DIRECTIONS FOR THIS TASK
Output, exactly as written, the lines of the data below from the one containing "A committee of 4" to the end.

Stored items
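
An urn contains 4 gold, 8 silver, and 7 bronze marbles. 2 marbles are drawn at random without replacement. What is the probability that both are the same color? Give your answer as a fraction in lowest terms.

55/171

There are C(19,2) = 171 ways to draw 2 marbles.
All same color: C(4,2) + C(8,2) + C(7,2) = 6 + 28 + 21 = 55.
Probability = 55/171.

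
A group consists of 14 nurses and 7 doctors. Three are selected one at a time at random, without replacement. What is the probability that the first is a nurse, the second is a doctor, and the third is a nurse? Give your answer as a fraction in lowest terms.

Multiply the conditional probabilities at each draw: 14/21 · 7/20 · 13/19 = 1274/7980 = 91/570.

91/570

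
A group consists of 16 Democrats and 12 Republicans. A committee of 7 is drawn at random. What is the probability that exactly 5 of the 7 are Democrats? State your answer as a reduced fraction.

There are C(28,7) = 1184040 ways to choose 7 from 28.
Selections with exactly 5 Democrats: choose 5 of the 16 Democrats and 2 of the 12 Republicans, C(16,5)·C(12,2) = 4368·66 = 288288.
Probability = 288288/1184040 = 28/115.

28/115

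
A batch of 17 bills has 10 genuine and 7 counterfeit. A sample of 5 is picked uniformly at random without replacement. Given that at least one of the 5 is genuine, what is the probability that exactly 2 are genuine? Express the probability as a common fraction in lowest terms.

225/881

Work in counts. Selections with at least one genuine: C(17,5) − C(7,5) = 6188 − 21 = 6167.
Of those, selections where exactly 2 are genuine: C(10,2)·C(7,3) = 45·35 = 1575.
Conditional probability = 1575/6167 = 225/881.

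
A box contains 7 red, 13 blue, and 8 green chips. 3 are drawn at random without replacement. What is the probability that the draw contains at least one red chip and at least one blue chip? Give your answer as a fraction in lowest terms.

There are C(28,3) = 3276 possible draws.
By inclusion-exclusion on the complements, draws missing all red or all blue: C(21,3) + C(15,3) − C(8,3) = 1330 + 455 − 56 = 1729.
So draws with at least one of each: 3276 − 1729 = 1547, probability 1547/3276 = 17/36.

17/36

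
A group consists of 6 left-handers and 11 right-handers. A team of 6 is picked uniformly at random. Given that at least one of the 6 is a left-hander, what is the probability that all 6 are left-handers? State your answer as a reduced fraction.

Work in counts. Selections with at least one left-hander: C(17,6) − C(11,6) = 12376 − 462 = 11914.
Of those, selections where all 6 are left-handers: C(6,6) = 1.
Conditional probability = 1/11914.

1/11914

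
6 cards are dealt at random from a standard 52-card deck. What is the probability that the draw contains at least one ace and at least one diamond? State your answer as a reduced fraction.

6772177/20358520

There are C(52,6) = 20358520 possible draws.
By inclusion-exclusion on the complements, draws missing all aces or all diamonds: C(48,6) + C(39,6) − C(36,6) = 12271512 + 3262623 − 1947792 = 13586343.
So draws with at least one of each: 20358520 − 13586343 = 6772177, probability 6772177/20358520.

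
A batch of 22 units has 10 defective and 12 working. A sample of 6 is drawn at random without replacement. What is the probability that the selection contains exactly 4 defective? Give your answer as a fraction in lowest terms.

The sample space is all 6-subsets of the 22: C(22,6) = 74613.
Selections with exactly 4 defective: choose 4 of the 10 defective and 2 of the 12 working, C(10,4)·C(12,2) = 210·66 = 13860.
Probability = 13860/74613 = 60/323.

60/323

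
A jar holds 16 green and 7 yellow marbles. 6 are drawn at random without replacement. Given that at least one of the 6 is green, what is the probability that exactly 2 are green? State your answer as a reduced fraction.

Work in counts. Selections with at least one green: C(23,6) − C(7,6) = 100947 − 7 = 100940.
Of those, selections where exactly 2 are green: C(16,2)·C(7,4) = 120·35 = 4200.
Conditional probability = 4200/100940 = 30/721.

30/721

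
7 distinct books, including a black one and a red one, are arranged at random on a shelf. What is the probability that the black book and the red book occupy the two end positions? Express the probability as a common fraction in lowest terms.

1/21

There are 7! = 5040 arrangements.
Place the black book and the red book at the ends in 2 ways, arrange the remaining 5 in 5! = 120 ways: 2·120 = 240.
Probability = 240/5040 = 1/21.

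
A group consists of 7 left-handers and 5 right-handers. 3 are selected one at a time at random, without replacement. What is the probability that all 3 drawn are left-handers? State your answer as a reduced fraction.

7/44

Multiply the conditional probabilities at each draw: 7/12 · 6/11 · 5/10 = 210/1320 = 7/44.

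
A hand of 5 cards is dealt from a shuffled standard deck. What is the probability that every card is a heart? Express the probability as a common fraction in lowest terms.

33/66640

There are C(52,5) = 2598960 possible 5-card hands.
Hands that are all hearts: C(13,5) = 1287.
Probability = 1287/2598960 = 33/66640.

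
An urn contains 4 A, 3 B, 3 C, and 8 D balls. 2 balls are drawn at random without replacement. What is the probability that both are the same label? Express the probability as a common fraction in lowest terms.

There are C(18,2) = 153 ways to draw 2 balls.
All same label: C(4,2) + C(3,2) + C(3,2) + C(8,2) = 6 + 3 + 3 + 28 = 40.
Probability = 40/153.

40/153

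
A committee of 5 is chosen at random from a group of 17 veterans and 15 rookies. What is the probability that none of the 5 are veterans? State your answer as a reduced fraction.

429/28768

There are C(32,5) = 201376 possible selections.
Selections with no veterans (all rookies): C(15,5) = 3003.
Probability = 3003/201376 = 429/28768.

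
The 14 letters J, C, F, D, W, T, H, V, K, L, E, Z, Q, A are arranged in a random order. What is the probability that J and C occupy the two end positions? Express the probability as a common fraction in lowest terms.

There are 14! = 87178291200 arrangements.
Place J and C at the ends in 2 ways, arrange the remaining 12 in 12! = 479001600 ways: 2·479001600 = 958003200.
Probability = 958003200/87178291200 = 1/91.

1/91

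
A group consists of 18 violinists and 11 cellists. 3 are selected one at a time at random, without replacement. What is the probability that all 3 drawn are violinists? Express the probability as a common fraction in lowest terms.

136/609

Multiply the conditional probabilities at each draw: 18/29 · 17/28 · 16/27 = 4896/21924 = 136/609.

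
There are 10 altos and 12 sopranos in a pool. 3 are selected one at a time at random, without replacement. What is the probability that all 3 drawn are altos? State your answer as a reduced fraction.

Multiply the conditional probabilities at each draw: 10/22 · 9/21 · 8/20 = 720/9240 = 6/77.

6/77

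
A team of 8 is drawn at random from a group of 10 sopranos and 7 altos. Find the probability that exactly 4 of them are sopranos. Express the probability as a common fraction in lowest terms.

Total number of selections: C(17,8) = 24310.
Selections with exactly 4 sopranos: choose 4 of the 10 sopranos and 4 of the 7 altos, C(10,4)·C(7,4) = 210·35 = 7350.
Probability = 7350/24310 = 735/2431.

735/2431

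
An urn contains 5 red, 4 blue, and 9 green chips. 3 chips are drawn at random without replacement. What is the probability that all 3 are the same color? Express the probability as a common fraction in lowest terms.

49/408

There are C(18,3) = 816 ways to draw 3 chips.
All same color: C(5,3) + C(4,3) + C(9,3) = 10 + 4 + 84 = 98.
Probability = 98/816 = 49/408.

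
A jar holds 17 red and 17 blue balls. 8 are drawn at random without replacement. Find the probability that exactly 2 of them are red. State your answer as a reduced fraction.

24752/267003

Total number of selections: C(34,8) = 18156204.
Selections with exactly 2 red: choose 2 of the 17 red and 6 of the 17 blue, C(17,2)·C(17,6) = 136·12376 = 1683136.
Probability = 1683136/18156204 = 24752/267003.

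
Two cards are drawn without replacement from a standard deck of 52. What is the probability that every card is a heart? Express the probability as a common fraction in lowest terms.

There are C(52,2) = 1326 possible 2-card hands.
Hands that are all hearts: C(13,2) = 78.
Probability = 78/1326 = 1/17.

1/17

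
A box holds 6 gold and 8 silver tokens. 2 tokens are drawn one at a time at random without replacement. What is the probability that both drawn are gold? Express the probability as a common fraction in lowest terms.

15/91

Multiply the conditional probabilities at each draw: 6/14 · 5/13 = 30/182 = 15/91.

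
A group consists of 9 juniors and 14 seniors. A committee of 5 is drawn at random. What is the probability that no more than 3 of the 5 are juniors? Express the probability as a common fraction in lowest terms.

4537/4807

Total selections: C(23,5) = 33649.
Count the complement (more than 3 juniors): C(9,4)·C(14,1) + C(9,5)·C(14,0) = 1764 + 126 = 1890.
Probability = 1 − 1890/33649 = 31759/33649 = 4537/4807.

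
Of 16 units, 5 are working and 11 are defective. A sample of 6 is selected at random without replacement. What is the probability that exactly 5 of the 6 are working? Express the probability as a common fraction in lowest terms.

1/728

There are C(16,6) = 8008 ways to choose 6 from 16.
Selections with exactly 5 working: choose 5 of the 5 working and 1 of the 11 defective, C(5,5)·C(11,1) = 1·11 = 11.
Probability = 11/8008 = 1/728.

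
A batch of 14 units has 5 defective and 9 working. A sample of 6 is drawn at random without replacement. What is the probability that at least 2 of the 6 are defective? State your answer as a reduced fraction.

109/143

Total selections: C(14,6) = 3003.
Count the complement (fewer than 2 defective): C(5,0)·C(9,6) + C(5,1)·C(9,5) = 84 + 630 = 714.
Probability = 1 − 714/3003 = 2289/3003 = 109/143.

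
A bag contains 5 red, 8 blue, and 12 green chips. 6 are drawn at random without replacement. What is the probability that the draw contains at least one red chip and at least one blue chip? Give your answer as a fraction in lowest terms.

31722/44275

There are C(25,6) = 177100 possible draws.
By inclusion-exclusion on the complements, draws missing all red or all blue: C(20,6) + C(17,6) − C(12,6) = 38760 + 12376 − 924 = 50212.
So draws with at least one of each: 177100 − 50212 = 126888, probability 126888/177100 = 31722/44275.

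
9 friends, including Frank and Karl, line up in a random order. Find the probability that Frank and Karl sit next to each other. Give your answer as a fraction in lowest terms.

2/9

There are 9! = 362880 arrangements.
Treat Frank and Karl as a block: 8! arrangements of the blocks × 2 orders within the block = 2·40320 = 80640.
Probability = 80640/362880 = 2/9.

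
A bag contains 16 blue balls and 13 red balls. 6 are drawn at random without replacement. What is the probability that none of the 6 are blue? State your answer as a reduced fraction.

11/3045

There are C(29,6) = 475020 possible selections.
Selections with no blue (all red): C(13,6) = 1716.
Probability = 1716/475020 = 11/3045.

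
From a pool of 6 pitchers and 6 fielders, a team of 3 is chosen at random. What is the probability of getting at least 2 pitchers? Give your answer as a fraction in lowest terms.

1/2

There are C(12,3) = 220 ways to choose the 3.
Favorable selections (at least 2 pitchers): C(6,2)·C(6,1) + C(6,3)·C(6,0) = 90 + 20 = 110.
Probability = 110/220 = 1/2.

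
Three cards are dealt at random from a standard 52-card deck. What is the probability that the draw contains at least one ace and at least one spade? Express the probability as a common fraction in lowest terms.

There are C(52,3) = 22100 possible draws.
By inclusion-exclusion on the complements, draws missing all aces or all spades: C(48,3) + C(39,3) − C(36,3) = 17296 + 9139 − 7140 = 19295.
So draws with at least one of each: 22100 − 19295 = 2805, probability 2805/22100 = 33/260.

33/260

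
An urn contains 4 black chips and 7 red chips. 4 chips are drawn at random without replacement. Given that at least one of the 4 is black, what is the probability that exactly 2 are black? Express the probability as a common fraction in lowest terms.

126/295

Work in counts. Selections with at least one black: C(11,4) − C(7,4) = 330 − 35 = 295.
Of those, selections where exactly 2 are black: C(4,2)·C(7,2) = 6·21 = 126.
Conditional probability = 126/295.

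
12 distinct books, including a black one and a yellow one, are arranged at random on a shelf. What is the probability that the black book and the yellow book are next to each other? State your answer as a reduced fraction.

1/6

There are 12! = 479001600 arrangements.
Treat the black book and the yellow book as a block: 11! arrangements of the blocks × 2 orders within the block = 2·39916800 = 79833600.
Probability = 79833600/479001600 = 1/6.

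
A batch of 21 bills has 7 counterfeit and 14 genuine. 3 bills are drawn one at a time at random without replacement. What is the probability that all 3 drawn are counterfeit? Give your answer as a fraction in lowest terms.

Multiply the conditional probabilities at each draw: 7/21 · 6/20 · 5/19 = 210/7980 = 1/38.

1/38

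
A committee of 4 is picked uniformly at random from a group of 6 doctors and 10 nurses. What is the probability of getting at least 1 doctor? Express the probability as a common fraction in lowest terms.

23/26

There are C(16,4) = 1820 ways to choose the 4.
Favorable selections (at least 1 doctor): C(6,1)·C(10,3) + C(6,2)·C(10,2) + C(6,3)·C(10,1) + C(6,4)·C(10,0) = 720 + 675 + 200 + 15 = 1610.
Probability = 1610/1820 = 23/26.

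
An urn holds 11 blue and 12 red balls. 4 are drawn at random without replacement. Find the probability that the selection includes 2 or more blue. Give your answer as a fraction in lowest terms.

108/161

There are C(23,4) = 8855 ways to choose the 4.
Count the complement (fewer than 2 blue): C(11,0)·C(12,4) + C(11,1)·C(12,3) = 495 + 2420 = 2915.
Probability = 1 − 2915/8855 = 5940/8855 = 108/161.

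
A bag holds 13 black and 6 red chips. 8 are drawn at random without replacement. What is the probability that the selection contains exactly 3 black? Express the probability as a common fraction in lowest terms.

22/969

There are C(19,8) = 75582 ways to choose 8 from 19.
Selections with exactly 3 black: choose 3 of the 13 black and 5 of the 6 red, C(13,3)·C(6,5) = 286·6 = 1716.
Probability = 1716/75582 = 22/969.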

SOLUTION TO THIS TASK
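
A committee of 4 is picked uniformly at random from a group of 6 doctors and 10 nurses. What is the probability of getting at least 1 doctor? Express the probability as a common fraction in lowest terms.

23/26

There are C(16,4) = 1820 ways to choose the 4.
Favorable selections (at least 1 doctor): C(6,1)·C(10,3) + C(6,2)·C(10,2) + C(6,3)·C(10,1) + C(6,4)·C(10,0) = 720 + 675 + 200 + 15 = 1610.
Probability = 1610/1820 = 23/26.

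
An urn holds 11 blue and 12 red balls. 4 are drawn at random without replacement. Find the probability that the selection includes 2 or more blue. Give your answer as a fraction in lowest terms.

108/161

There are C(23,4) = 8855 ways to choose the 4.
Count the complement (fewer than 2 blue): C(11,0)·C(12,4) + C(11,1)·C(12,3) = 495 + 2420 = 2915.
Probability = 1 − 2915/8855 = 5940/8855 = 108/161.

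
A bag holds 13 black and 6 red chips. 8 are drawn at random without replacement. What is the probability that the selection contains exactly 3 black? Express the probability as a common fraction in lowest terms.

22/969

There are C(19,8) = 75582 ways to choose 8 from 19.
Selections with exactly 3 black: choose 3 of the 13 black and 5 of the 6 red, C(13,3)·C(6,5) = 286·6 = 1716.
Probability = 1716/75582 = 22/969.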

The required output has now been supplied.